- Problem details
Present the lines below again, exactly as they stand.

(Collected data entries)
:::

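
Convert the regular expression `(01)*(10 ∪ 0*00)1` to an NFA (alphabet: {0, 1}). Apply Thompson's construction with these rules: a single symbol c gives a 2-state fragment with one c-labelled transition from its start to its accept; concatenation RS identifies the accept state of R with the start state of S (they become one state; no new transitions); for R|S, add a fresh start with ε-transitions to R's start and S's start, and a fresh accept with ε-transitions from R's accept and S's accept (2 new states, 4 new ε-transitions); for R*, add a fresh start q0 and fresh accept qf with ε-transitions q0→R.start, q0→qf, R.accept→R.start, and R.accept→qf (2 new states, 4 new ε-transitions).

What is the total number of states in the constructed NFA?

16

Recursing over subexpressions:
Each of the 8 symbol leaves contributes a 2-state fragment.
  01 = 3 states
  (01)* = 5 states
  10 = 3 states
  0* = 4 states
  0*00 = 6 states
  10 ∪ 0*00 = 11 states
  (01)*(10 ∪ 0*00)1 = 16 states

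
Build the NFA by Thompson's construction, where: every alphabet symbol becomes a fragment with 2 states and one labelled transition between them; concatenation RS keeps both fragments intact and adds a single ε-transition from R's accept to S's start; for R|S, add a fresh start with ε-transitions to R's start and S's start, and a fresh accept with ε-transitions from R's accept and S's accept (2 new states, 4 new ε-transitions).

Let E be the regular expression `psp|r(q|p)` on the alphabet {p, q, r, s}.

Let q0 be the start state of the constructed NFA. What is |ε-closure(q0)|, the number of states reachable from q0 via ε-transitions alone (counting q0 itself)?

3

Compute the ε-closure size of each fragment's start state recursively; a symbol fragment's start has no outgoing ε-edge, so its closure is just itself (size 1).
  psp : C equals the left operand's closure size = 1 (its accept is not ε-reachable, so the closure stops there)
  q|p : new start ε-reaches every alternative's start; none of them accept ε, so the new accept is not reached: C = 1 + 1 + 1 = 3
  r(q|p) : same as the first factor's closure: C = 1
  psp|r(q|p) : C = 1 + 1 + 1 = 3 (the new accept is not ε-reachable since no branch accepts ε)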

:::

- Answer section
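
Convert the regular expression `(01)*(10 ∪ 0*00)1` to an NFA (alphabet: {0, 1}). Apply Thompson's construction with these rules: a single symbol c gives a 2-state fragment with one c-labelled transition from its start to its accept; concatenation RS identifies the accept state of R with the start state of S (they become one state; no new transitions); for R|S, add a fresh start with ε-transitions to R's start and S's start, and a fresh accept with ε-transitions from R's accept and S's accept (2 new states, 4 new ε-transitions); for R*, add a fresh start q0 and fresh accept qf with ε-transitions q0→R.start, q0→qf, R.accept→R.start, and R.accept→qf (2 new states, 4 new ε-transitions).

What is the total number of states in the constructed NFA?

16

Recursing over subexpressions:
Each of the 8 symbol leaves contributes a 2-state fragment.
  01 = 3 states
  (01)* = 5 states
  10 = 3 states
  0* = 4 states
  0*00 = 6 states
  10 ∪ 0*00 = 11 states
  (01)*(10 ∪ 0*00)1 = 16 states

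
Build the NFA by Thompson's construction, where: every alphabet symbol becomes a fragment with 2 states and one labelled transition between them; concatenation RS keeps both fragments intact and adds a single ε-transition from R's accept to S's start; for R|S, add a fresh start with ε-transitions to R's start and S's start, and a fresh accept with ε-transitions from R's accept and S's accept (2 new states, 4 new ε-transitions).

Let E be the regular expression `psp|r(q|p)` on the alphabet {p, q, r, s}.

Let q0 be the start state of the constructed NFA. What is |ε-closure(q0)|, the number of states reachable from q0 via ε-transitions alone (counting q0 itself)?

3

Compute the ε-closure size of each fragment's start state recursively; a symbol fragment's start has no outgoing ε-edge, so its closure is just itself (size 1).
  psp : C equals the left operand's closure size = 1 (its accept is not ε-reachable, so the closure stops there)
  q|p : new start ε-reaches every alternative's start; none of them accept ε, so the new accept is not reached: C = 1 + 1 + 1 = 3
  r(q|p) : same as the first factor's closure: C = 1
  psp|r(q|p) : C = 1 + 1 + 1 = 3 (the new accept is not ε-reachable since no branch accepts ε)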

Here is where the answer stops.